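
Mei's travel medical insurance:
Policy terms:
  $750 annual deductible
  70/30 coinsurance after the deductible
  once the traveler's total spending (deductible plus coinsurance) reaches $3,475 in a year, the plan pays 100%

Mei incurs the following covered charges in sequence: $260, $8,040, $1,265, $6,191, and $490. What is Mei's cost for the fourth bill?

#1 ($260): all of it applies to the deductible. Traveler pays $260; OOP now $260.
#2 ($8,040): $490 finishes the deductible; $7,550 goes to coinsurance; traveler's 30% is $2,265. Traveler pays $2,755; OOP now $3,015.
#3 ($1,265): 30% coinsurance on $1,265 = $379.50. Cost to traveler: $379.50. OOP to date $3,394.50.
#4 ($6,191): 30% coinsurance on $6,191 = $1,857.30. Adding that to $3,394.50 gives $5,251.80, past the $3,475 cap; traveler pays only $3,475 − $3,394.50 = $80.50.

$80.50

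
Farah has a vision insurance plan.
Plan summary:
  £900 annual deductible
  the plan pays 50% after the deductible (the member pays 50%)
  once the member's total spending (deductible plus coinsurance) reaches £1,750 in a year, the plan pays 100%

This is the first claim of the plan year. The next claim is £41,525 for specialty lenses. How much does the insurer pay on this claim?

£39,775

The full £900 deductible is still open; £900 of this bill applies to it.
That leaves £41,525 − £900 = £40,625 for coinsurance.
Coinsurance: £40,625 × 50% = £20,312.50.
So the member owes £900 + £20,312.50 = £21,212.50 before any cap.
That would bring total out-of-pocket to £21,212.50, past the £1,750 cap. The member is capped at £1,750 − £0 = £1,750 on this claim.
The plan picks up £41,525 − £1,750 = £39,775.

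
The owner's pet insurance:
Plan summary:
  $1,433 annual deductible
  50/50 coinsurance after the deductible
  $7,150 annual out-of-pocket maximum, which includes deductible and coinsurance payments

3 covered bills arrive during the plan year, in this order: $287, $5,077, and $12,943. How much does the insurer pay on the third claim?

#1 ($287): all of it applies to the deductible. Owner owes $287 (running OOP $287). Plan pays $287 − $287 = $0.
#2 ($5,077): $1,146 to deductible, leaving $3,931; owner's 50% is $1,965.50. Owner pays $3,111.50; OOP now $3,398.50. Insurer: $5,077 − $3,111.50 = $1,965.50.
#3 ($12,943): deductible already satisfied, so owner's share is 50% × $12,943 = $6,471.50. OOP would hit $9,870 > $7,150, so the cap limits the owner to $7,150 − $3,398.50 = $3,751.50. Insurer: $12,943 − $3,751.50 = $9,191.50.

$9,191.50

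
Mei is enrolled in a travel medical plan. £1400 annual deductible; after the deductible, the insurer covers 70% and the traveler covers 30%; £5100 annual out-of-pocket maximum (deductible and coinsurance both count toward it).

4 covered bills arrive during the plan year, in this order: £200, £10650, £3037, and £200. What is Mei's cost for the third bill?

#1 (£200): entire amount goes to the deductible. Traveler pays £200; OOP now £200.
#2 (£10650): £1200 to deductible, leaving £9450; traveler's 30% is £2835. Cost to traveler: £4035. OOP to date £4235.
#3 (£3037): deductible already satisfied, so traveler's share is 30% × £3037 = £911.10. OOP would hit £5146.10 > £5100, so the cap limits the traveler to £5100 − £4235 = £865.

£865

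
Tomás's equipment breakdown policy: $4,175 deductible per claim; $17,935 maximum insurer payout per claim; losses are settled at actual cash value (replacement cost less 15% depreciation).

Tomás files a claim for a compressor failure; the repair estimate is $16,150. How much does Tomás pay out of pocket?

$6,597.50

At 15% depreciation, ACV = $16,150 − $2,422.50 = $13,727.50.
Less the $4,175 deductible: $13,727.50 − $4,175 = $9,552.50.
That's under the $17,935 cap, so the insurer reimburses the full $9,552.50.
Business owner's share is the uncovered remainder: $16,150 − $9,552.50 = $6,597.50.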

*****

**Problem to work on:** Nothing should be left out: return all of the records exactly.

**Output below:**
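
Mei's travel medical insurance:
Policy terms:
  $750 annual deductible
  70/30 coinsurance after the deductible
  once the traveler's total spending (deductible plus coinsurance) reaches $3,475 in a year, the plan pays 100%

Mei incurs the following covered charges in sequence: $260, $8,040, $1,265, $6,191, and $490. What is Mei's cost for the fourth bill?

#1 ($260): all of it applies to the deductible. Traveler pays $260; OOP now $260.
#2 ($8,040): $490 finishes the deductible; $7,550 goes to coinsurance; traveler's 30% is $2,265. Traveler pays $2,755; OOP now $3,015.
#3 ($1,265): 30% coinsurance on $1,265 = $379.50. Cost to traveler: $379.50. OOP to date $3,394.50.
#4 ($6,191): 30% coinsurance on $6,191 = $1,857.30. Adding that to $3,394.50 gives $5,251.80, past the $3,475 cap; traveler pays only $3,475 − $3,394.50 = $80.50.

$80.50

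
Farah has a vision insurance plan.
Plan summary:
  £900 annual deductible
  the plan pays 50% after the deductible (the member pays 50%)
  once the member's total spending (deductible plus coinsurance) reaches £1,750 in a year, the plan pays 100%

This is the first claim of the plan year. The next claim is £41,525 for specialty lenses. How much does the insurer pay on this claim?

£39,775

The full £900 deductible is still open; £900 of this bill applies to it.
That leaves £41,525 − £900 = £40,625 for coinsurance.
Coinsurance: £40,625 × 50% = £20,312.50.
So the member owes £900 + £20,312.50 = £21,212.50 before any cap.
That would bring total out-of-pocket to £21,212.50, past the £1,750 cap. The member is capped at £1,750 − £0 = £1,750 on this claim.
The plan picks up £41,525 − £1,750 = £39,775.

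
The owner's pet insurance:
Plan summary:
  $1,433 annual deductible
  50/50 coinsurance after the deductible
  $7,150 annual out-of-pocket maximum, which includes deductible and coinsurance payments

3 covered bills arrive during the plan year, in this order: $287, $5,077, and $12,943. How much does the insurer pay on the third claim?

#1 ($287): all of it applies to the deductible. Owner owes $287 (running OOP $287). Plan pays $287 − $287 = $0.
#2 ($5,077): $1,146 to deductible, leaving $3,931; owner's 50% is $1,965.50. Owner pays $3,111.50; OOP now $3,398.50. Insurer: $5,077 − $3,111.50 = $1,965.50.
#3 ($12,943): deductible already satisfied, so owner's share is 50% × $12,943 = $6,471.50. OOP would hit $9,870 > $7,150, so the cap limits the owner to $7,150 − $3,398.50 = $3,751.50. Insurer: $12,943 − $3,751.50 = $9,191.50.

$9,191.50

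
Mei is enrolled in a travel medical plan. £1400 annual deductible; after the deductible, the insurer covers 70% and the traveler covers 30%; £5100 annual out-of-pocket maximum (deductible and coinsurance both count toward it).

4 covered bills arrive during the plan year, in this order: £200, £10650, £3037, and £200. What is Mei's cost for the third bill?

#1 (£200): entire amount goes to the deductible. Traveler pays £200; OOP now £200.
#2 (£10650): £1200 to deductible, leaving £9450; traveler's 30% is £2835. Cost to traveler: £4035. OOP to date £4235.
#3 (£3037): deductible already satisfied, so traveler's share is 30% × £3037 = £911.10. OOP would hit £5146.10 > £5100, so the cap limits the traveler to £5100 − £4235 = £865.

£865

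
Tomás's equipment breakdown policy: $4,175 deductible per claim; $17,935 maximum insurer payout per claim; losses are settled at actual cash value (replacement cost less 15% depreciation).

Tomás files a claim for a compressor failure; the repair estimate is $16,150. How much does Tomás pay out of pocket?

$6,597.50

At 15% depreciation, ACV = $16,150 − $2,422.50 = $13,727.50.
Less the $4,175 deductible: $13,727.50 − $4,175 = $9,552.50.
That's under the $17,935 cap, so the insurer reimburses the full $9,552.50.
Business owner's share is the uncovered remainder: $16,150 − $9,552.50 = $6,597.50.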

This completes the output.